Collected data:
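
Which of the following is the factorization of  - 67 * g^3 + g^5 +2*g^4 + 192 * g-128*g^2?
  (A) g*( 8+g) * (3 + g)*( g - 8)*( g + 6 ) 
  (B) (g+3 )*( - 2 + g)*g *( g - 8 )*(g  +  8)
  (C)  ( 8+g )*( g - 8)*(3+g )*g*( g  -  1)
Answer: C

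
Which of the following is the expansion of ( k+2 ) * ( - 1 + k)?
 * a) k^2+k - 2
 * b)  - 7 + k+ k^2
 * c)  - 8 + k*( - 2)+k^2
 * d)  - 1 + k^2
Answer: a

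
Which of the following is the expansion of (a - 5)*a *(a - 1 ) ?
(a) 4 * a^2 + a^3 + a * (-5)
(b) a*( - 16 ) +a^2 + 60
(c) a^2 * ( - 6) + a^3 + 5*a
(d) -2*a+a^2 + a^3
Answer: c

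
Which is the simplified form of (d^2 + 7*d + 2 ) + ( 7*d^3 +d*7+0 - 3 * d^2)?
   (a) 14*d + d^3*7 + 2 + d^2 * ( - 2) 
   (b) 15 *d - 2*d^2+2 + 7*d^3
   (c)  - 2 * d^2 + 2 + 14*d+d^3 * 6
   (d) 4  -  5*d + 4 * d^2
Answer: a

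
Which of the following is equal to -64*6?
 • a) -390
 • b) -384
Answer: b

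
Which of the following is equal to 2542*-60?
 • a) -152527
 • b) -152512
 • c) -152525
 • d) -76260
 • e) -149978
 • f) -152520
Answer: f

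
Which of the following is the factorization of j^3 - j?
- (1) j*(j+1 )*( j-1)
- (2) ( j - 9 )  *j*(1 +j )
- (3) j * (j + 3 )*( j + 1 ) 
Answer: 1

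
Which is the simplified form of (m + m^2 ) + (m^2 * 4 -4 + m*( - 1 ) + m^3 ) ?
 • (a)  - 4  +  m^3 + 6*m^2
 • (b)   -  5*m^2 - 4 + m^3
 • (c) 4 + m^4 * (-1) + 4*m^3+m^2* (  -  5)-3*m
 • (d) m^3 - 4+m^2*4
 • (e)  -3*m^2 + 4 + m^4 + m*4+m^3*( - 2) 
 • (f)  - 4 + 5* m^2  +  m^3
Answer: f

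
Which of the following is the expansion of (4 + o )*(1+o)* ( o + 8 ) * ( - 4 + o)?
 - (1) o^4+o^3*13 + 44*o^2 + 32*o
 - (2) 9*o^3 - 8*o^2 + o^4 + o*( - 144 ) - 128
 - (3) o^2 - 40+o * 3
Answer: 2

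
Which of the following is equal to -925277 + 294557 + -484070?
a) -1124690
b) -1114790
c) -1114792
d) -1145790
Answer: b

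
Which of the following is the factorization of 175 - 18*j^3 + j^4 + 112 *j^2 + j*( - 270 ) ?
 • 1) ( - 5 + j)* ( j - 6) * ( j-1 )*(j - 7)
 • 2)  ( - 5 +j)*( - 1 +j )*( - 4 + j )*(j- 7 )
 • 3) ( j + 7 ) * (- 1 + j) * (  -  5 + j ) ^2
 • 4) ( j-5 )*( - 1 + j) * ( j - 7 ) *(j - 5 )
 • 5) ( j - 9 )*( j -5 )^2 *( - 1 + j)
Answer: 4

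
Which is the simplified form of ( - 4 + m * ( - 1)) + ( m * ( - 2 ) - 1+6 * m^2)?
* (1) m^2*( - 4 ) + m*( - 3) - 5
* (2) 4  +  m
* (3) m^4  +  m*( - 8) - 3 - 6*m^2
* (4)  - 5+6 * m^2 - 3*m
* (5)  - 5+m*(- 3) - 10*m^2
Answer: 4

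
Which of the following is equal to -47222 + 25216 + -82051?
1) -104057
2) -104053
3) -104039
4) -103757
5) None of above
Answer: 1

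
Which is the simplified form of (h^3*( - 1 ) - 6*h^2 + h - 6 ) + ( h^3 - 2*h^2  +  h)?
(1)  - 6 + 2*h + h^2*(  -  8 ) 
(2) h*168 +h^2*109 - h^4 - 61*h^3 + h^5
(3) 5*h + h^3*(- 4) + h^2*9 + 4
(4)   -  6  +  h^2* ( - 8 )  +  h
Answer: 1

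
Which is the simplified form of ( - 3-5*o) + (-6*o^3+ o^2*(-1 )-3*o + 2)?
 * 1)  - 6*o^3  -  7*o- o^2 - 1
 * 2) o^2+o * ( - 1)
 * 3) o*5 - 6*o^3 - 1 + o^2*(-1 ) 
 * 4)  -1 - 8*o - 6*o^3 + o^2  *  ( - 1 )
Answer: 4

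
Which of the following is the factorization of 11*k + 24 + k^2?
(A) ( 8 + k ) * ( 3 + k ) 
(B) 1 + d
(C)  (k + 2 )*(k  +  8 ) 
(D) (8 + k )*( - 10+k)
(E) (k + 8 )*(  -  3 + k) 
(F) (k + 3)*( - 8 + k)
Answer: A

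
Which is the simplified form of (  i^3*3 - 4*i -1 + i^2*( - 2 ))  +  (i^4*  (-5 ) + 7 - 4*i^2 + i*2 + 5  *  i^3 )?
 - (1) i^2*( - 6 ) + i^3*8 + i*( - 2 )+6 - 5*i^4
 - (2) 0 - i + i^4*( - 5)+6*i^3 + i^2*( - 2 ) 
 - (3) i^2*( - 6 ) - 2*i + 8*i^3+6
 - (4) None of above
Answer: 1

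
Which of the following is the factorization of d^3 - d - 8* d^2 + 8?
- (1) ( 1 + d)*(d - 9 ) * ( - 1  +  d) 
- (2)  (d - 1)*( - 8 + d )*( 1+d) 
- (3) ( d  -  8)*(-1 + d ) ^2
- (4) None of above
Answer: 2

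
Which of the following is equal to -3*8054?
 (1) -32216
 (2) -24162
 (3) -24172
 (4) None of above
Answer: 2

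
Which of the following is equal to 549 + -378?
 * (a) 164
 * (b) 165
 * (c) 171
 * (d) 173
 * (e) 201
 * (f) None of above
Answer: c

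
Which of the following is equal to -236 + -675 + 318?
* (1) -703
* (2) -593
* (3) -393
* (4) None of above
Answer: 2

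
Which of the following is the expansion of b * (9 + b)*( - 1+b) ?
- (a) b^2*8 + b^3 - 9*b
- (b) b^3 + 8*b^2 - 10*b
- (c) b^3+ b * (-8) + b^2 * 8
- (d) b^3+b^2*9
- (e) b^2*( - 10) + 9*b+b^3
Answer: a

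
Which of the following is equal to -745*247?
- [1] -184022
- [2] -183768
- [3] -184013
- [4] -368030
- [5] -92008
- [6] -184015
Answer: 6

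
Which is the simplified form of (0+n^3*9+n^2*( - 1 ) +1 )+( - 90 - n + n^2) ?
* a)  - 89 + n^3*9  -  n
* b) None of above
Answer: a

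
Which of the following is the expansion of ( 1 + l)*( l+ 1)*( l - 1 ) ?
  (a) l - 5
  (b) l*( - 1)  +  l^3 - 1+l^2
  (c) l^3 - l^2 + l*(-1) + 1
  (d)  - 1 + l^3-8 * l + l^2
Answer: b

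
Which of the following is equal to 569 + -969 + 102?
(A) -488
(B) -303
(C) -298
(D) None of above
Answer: C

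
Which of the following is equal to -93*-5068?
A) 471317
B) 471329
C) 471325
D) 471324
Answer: D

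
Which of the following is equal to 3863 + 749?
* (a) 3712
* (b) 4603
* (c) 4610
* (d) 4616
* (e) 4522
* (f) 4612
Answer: f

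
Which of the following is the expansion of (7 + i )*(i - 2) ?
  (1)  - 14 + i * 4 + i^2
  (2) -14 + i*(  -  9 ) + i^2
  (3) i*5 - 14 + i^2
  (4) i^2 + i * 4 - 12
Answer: 3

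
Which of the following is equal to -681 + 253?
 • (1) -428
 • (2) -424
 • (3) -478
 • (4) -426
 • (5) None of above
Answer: 1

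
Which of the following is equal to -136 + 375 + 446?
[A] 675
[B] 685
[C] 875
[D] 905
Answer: B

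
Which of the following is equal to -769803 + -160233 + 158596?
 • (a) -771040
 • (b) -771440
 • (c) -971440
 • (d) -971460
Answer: b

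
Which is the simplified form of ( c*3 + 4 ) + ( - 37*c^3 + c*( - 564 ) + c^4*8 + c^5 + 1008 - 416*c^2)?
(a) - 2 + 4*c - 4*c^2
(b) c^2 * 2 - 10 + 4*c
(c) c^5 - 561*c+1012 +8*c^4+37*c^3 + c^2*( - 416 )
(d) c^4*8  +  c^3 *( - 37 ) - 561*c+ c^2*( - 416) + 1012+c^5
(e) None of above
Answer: d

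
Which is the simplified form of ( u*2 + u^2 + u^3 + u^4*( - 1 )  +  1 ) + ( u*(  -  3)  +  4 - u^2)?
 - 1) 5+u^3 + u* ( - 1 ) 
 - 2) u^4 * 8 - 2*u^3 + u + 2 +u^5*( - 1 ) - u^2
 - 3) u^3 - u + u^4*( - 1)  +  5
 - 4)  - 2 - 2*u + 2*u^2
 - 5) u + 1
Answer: 3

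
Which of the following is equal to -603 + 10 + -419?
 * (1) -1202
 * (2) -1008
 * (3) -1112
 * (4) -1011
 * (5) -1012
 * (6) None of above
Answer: 5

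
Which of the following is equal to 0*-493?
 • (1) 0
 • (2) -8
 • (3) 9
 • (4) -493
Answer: 1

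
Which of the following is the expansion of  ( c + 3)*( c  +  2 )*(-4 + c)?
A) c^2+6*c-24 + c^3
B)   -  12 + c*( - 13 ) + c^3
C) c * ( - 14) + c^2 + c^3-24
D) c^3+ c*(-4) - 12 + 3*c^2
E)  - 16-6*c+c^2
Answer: C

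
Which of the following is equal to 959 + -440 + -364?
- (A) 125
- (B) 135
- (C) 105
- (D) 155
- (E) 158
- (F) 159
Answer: D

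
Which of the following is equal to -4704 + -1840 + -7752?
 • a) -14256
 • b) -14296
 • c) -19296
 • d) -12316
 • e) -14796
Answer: b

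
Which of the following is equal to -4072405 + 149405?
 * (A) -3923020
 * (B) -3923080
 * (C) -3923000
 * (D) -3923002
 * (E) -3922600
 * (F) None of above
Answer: C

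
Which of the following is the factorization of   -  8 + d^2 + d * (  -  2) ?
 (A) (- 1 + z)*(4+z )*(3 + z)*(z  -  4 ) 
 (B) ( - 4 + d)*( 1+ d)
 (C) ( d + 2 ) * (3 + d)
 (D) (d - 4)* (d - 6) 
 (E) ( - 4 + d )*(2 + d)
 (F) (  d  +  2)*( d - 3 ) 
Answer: E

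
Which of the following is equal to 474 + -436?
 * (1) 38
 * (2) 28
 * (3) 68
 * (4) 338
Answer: 1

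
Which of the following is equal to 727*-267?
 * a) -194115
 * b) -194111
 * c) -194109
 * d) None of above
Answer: c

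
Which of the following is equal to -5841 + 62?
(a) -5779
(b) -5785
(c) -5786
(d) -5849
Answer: a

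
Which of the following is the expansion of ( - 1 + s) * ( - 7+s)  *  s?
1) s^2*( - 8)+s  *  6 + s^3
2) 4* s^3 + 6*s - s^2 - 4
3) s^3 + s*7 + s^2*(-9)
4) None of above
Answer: 4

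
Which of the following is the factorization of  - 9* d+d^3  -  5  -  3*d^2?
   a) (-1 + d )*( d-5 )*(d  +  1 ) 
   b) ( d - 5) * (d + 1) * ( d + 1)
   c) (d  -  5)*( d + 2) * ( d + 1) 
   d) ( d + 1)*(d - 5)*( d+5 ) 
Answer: b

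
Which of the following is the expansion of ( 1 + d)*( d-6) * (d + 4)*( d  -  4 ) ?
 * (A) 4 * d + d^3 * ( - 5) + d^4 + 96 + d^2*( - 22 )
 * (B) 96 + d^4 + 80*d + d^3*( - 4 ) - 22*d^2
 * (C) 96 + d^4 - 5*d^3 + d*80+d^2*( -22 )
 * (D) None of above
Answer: C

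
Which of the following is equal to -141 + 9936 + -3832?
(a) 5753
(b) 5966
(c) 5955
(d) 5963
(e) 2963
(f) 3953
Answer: d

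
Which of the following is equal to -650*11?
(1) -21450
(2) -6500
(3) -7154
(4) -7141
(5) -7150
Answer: 5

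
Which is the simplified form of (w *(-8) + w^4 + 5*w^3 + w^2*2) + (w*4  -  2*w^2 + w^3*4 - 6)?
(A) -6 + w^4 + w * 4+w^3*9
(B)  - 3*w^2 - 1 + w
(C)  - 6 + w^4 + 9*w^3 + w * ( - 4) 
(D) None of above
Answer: C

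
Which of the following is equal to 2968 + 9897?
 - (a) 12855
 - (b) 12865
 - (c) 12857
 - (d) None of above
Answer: b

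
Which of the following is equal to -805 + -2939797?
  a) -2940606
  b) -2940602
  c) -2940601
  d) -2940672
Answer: b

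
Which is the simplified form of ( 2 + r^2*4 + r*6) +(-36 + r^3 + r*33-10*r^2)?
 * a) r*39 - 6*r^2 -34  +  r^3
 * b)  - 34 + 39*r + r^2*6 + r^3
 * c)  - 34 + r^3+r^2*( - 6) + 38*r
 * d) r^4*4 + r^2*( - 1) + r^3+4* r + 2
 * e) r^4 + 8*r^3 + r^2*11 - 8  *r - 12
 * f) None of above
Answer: a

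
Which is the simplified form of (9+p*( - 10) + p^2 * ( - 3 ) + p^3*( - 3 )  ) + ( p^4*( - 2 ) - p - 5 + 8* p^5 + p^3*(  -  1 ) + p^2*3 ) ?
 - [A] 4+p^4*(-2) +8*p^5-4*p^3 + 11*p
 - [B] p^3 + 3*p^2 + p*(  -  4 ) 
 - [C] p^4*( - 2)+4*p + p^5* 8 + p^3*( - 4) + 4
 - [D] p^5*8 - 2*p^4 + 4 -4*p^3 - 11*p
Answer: D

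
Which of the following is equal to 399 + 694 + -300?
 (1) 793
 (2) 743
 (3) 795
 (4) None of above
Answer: 1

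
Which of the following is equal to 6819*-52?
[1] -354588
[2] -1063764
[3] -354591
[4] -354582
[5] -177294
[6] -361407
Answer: 1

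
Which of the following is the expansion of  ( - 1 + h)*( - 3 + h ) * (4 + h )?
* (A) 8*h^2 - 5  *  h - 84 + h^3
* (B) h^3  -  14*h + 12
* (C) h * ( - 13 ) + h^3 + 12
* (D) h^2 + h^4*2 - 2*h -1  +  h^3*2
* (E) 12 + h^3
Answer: C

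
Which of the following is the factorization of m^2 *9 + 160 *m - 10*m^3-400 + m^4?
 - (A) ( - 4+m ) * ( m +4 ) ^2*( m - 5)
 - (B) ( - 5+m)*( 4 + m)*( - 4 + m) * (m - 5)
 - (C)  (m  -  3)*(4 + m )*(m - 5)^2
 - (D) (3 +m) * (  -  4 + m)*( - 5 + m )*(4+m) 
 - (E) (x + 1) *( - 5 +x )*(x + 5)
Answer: B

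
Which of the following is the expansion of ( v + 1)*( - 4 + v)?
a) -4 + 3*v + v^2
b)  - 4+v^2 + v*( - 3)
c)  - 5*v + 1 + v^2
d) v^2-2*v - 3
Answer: b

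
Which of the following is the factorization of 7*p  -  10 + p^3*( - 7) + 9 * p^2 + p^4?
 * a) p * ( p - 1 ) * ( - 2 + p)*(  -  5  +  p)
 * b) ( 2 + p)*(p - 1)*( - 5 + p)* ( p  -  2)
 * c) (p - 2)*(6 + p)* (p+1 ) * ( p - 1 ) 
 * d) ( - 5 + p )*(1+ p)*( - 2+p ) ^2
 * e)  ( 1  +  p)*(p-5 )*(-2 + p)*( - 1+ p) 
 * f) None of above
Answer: e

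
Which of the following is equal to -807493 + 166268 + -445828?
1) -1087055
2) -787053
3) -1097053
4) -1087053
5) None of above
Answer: 4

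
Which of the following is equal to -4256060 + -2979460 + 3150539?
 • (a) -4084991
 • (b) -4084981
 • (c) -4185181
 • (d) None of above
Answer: b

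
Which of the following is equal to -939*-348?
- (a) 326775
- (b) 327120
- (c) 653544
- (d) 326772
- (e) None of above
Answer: d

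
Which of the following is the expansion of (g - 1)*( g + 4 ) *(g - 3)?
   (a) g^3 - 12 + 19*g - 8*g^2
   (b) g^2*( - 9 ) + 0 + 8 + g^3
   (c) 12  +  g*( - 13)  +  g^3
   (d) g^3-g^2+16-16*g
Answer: c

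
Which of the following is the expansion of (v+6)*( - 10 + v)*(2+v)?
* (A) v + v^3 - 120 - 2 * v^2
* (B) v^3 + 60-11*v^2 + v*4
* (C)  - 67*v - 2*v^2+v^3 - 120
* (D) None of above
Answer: D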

• **TASK**
Nothing beyond the lines from the start of the entries through the line with "Which is the simplified form of (m" should appear. Repeat those lines exactly, both ends included.

• **YOUR RESPONSE**
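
Which of the following is the factorization of  - 67 * g^3 + g^5 +2*g^4 + 192 * g-128*g^2?
  (A) g*( 8+g) * (3 + g)*( g - 8)*( g + 6 ) 
  (B) (g+3 )*( - 2 + g)*g *( g - 8 )*(g  +  8)
  (C)  ( 8+g )*( g - 8)*(3+g )*g*( g  -  1)
Answer: C

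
Which of the following is the expansion of ( k+2 ) * ( - 1 + k)?
 * a) k^2+k - 2
 * b)  - 7 + k+ k^2
 * c)  - 8 + k*( - 2)+k^2
 * d)  - 1 + k^2
Answer: a

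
Which of the following is the expansion of (a - 5)*a *(a - 1 ) ?
(a) 4 * a^2 + a^3 + a * (-5)
(b) a*( - 16 ) +a^2 + 60
(c) a^2 * ( - 6) + a^3 + 5*a
(d) -2*a+a^2 + a^3
Answer: c

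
Which is the simplified form of (d^2 + 7*d + 2 ) + ( 7*d^3 +d*7+0 - 3 * d^2)?
   (a) 14*d + d^3*7 + 2 + d^2 * ( - 2) 
   (b) 15 *d - 2*d^2+2 + 7*d^3
   (c)  - 2 * d^2 + 2 + 14*d+d^3 * 6
   (d) 4  -  5*d + 4 * d^2
Answer: a

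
Which of the following is equal to -64*6?
 • a) -390
 • b) -384
Answer: b

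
Which of the following is equal to 2542*-60?
 • a) -152527
 • b) -152512
 • c) -152525
 • d) -76260
 • e) -149978
 • f) -152520
Answer: f

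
Which of the following is the factorization of j^3 - j?
- (1) j*(j+1 )*( j-1)
- (2) ( j - 9 )  *j*(1 +j )
- (3) j * (j + 3 )*( j + 1 ) 
Answer: 1

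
Which is the simplified form of (m + m^2 ) + (m^2 * 4 -4 + m*( - 1 ) + m^3 ) ?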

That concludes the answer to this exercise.